Scan the material below for the string "estimated". Report every line that has it.

EXERCISE INPUTS
_ _ _ _ _ _ _

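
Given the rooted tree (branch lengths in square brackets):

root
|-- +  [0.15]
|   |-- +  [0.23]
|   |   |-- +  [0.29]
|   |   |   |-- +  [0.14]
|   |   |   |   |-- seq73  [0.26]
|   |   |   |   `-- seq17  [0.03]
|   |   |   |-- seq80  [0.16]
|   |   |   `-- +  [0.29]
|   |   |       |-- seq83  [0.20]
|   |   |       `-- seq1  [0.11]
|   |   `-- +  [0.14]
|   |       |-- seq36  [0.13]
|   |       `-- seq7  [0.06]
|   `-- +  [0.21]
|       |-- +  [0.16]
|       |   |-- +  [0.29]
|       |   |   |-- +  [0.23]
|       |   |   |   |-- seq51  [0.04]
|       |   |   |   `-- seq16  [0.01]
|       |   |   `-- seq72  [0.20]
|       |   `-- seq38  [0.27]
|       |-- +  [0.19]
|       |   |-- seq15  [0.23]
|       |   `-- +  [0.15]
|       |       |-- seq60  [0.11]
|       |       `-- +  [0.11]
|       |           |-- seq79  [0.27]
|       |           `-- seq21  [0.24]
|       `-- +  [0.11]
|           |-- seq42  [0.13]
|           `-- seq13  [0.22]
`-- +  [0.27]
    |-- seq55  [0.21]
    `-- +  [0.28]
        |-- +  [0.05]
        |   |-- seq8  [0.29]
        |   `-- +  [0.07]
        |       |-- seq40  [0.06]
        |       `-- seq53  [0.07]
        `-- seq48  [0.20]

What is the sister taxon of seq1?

seq1 attaches to the tree at the node subtending (seq83,seq1).
The other lineage descending from that same node — the sister group — is the single tip seq83.

seq83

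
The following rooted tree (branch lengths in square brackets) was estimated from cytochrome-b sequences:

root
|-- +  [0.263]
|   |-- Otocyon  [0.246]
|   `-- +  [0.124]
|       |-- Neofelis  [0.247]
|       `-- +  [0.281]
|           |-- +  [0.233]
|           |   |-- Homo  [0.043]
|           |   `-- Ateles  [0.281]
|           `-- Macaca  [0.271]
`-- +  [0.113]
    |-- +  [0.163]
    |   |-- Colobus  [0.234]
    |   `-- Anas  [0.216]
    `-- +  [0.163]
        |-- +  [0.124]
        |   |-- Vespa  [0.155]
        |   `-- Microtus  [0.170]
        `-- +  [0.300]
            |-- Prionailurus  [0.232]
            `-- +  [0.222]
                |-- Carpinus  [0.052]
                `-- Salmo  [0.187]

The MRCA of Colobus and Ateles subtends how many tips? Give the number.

The MRCA of Colobus and Ateles is the root, so the clade is the entire tree.
That clade contains 12 terminal taxa: Anas, Ateles, Carpinus, Colobus, Homo, Macaca, Microtus, Neofelis, Otocyon, Prionailurus, Salmo, Vespa.

12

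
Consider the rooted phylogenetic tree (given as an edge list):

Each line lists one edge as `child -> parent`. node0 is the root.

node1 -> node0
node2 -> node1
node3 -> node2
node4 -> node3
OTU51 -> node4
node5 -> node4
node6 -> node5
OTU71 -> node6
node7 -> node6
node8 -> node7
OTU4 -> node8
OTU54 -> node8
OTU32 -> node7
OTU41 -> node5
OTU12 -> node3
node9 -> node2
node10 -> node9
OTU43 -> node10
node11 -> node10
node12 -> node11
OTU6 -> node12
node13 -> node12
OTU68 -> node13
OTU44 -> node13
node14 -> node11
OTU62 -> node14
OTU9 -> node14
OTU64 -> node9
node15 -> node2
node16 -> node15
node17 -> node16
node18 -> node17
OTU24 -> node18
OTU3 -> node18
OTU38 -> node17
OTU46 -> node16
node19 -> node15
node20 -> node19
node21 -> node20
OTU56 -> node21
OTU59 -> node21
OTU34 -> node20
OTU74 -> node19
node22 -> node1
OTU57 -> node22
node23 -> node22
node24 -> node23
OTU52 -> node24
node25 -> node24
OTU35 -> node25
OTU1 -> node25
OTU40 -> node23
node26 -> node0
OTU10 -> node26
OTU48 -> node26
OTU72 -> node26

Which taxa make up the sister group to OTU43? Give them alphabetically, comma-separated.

OTU43 attaches to the tree at the node subtending (OTU43,((OTU6,(OTU68,OTU44)),(OTU62,OTU9))).
The other lineage descending from that same node — the sister group — is ((OTU6,(OTU68,OTU44)),(OTU62,OTU9)); its 5 tips in alphabetical order are the answer.

OTU44, OTU6, OTU62, OTU68, OTU9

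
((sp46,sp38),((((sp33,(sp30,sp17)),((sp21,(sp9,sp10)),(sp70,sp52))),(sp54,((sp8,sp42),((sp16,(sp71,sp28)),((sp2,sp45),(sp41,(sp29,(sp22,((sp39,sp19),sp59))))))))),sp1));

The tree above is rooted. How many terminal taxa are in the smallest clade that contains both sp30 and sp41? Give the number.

22

The MRCA of sp30 and sp41 is the node subtending (((sp33,(sp30,sp17)),((sp21,(sp9,sp10)),(sp70,sp52))),(sp54,((sp8,sp42),((sp16,(sp71,sp28)),((sp2,sp45),(sp41,(sp29,(sp22,((sp39,sp19),sp59))))))))).
That clade contains 22 terminal taxa: sp10, sp16, sp17, sp19, sp2, sp21, sp22, sp28, sp29, sp30, sp33, sp39, sp41, sp42, sp45, sp52, sp54, sp59, sp70, sp71, sp8, sp9.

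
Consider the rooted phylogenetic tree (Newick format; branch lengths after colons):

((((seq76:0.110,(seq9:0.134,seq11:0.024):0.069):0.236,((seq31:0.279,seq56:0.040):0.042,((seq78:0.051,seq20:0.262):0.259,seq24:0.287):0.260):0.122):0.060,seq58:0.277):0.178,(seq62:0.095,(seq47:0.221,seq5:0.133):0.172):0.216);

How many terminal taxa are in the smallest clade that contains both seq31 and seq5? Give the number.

The MRCA of seq31 and seq5 is the root, so the clade is the entire tree.
That clade contains 12 terminal taxa: seq11, seq20, seq24, seq31, seq47, seq5, seq56, seq58, seq62, seq76, seq78, seq9.

12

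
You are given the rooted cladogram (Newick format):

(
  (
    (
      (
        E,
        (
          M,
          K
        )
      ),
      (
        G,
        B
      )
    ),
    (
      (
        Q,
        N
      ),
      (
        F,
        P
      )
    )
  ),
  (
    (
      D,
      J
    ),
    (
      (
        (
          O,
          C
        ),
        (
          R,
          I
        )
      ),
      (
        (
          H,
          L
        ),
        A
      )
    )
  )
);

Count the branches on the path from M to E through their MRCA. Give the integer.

The MRCA of M and E is the node subtending (E,(M,K)).
From M up to that node: 2 branches. From E up to the same node: 1 branch. Total: 2 + 1 = 3.

3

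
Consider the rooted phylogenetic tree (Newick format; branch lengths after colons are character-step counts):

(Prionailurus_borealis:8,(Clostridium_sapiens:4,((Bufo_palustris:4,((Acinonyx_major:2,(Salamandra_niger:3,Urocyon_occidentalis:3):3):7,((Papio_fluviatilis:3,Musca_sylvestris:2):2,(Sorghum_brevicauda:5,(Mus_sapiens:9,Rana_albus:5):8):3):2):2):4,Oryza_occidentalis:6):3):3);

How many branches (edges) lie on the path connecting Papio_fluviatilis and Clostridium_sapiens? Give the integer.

The MRCA of Papio_fluviatilis and Clostridium_sapiens is the node subtending (Clostridium_sapiens,((Bufo_palustris,((Acinonyx_major,(Salamandra_niger,Urocyon_occidentalis)),((Papio_fluviatilis,Musca_sylvestris),(Sorghum_brevicauda,(Mus_sapiens,Rana_albus))))),Oryza_occidentalis)).
From Papio_fluviatilis up to that node: 6 branches. From Clostridium_sapiens up to the same node: 1 branch. Total: 6 + 1 = 7.

7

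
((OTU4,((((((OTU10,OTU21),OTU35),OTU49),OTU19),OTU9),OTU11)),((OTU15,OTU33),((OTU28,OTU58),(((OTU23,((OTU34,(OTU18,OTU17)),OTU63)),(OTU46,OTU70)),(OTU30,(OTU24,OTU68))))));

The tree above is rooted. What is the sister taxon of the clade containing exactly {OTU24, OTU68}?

The clade containing exactly {OTU24, OTU68} attaches to the tree at the node subtending (OTU30,(OTU24,OTU68)).
The other lineage descending from that same node — the sister group — is the single tip OTU30.

OTU30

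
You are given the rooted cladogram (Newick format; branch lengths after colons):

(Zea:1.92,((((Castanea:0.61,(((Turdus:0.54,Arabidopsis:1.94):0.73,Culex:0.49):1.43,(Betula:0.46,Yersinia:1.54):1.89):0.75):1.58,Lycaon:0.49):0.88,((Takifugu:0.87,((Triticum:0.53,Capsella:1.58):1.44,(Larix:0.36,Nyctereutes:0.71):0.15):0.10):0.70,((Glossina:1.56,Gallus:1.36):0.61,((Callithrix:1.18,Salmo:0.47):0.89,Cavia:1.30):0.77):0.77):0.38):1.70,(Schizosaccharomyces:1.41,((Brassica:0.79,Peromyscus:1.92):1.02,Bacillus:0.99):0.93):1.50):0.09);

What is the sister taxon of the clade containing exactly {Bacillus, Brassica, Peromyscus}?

The clade containing exactly {Bacillus, Brassica, Peromyscus} attaches to the tree at the node subtending (Schizosaccharomyces,((Brassica,Peromyscus),Bacillus)).
The other lineage descending from that same node — the sister group — is the single tip Schizosaccharomyces.

Schizosaccharomyces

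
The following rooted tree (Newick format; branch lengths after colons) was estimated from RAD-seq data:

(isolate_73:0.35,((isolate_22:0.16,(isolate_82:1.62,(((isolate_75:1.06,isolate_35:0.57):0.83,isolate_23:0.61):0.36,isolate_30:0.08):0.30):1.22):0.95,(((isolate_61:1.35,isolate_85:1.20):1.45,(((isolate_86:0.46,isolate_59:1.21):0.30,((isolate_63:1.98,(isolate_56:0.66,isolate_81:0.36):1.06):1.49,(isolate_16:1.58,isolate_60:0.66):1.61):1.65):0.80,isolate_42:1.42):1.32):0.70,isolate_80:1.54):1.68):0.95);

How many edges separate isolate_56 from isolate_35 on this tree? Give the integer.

14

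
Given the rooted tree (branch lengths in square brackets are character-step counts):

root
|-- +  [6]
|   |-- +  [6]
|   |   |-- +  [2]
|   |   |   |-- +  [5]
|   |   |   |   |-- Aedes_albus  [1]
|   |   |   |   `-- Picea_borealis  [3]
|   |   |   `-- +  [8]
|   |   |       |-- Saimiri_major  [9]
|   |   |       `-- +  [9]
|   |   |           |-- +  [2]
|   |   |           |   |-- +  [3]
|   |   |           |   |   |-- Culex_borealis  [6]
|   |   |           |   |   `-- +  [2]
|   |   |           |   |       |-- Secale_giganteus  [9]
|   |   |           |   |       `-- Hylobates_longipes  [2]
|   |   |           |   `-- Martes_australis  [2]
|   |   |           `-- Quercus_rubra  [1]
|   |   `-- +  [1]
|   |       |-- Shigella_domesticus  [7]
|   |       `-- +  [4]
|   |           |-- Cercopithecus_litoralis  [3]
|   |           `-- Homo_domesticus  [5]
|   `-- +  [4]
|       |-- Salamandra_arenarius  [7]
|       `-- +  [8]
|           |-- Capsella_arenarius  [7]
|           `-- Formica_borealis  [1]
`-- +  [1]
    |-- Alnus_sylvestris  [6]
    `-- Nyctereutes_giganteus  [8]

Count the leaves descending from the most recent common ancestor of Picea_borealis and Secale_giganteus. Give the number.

8

The MRCA of Picea_borealis and Secale_giganteus is the node subtending ((Aedes_albus,Picea_borealis),(Saimiri_major,(((Culex_borealis,(Secale_giganteus,Hylobates_longipes)),Martes_australis),Quercus_rubra))).
That clade contains 8 terminal taxa: Aedes_albus, Culex_borealis, Hylobates_longipes, Martes_australis, Picea_borealis, Quercus_rubra, Saimiri_major, Secale_giganteus.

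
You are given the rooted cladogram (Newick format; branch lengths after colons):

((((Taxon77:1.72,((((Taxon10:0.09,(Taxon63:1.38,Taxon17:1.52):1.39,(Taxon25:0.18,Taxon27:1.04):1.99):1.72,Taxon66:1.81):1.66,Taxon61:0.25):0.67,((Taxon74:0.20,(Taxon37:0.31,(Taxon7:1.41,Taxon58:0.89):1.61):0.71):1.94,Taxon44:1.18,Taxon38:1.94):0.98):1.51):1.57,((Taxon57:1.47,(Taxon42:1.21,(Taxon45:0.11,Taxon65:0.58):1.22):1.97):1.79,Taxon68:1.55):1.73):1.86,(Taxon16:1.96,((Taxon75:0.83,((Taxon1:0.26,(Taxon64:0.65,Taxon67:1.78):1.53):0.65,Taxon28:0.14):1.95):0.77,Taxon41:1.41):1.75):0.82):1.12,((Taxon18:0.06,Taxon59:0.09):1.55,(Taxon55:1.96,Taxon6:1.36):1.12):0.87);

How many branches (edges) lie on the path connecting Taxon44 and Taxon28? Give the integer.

The MRCA of Taxon44 and Taxon28 is the node subtending (((Taxon77,((((Taxon10,(Taxon63,Taxon17),(Taxon25,Taxon27)),Taxon66),Taxon61),((Taxon74,(Taxon37,(Taxon7,Taxon58))),Taxon44,Taxon38))),((Taxon57,(Taxon42,(Taxon45,Taxon65))),Taxon68)),(Taxon16,((Taxon75,((Taxon1,(Taxon64,Taxon67)),Taxon28)),Taxon41))).
From Taxon44 up to that node: 5 branches. From Taxon28 up to the same node: 5 branches. Total: 5 + 5 = 10.

10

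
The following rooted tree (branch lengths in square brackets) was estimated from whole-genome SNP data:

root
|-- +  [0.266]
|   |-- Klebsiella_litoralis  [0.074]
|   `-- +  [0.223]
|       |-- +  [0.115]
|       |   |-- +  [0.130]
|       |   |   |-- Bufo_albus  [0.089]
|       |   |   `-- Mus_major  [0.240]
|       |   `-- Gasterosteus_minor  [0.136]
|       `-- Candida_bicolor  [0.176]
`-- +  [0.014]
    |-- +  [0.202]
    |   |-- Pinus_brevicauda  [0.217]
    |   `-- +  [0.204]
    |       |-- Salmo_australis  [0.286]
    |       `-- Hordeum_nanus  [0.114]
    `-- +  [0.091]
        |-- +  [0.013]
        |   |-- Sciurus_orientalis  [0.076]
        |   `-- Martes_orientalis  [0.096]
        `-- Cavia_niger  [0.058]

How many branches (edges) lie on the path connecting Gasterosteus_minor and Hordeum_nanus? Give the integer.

8

The MRCA of Gasterosteus_minor and Hordeum_nanus is the root of the tree.
From Gasterosteus_minor up to that node: 4 branches. From Hordeum_nanus up to the same node: 4 branches. Total: 4 + 4 = 8.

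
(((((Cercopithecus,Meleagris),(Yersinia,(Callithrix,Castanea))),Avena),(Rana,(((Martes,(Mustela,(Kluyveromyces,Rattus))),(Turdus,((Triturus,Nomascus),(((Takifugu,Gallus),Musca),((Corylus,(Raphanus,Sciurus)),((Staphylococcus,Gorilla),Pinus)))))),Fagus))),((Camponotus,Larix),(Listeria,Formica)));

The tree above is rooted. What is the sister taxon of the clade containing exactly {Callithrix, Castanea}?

Yersinia

The clade containing exactly {Callithrix, Castanea} attaches to the tree at the node subtending (Yersinia,(Callithrix,Castanea)).
The other lineage descending from that same node — the sister group — is the single tip Yersinia.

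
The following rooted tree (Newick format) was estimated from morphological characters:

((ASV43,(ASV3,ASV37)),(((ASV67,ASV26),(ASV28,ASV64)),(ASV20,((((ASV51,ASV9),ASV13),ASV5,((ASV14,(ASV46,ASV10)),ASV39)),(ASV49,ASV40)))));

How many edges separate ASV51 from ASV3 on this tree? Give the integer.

The MRCA of ASV51 and ASV3 is the root of the tree.
From ASV51 up to that node: 7 branches. From ASV3 up to the same node: 3 branches. Total: 7 + 3 = 10.

10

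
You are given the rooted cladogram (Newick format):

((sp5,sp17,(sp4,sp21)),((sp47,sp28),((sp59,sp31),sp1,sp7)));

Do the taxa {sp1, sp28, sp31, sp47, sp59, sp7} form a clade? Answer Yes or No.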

_ _ _ _ _ _ _

EXPECTED ANSWER
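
The following rooted tree (branch lengths in square brackets) was estimated from cytochrome-b sequences:
The following rooted tree (Newick format; branch lengths after colons) was estimated from RAD-seq data:
The following rooted tree (branch lengths in square brackets) was estimated from whole-genome SNP data:
The following rooted tree (Newick format) was estimated from morphological characters: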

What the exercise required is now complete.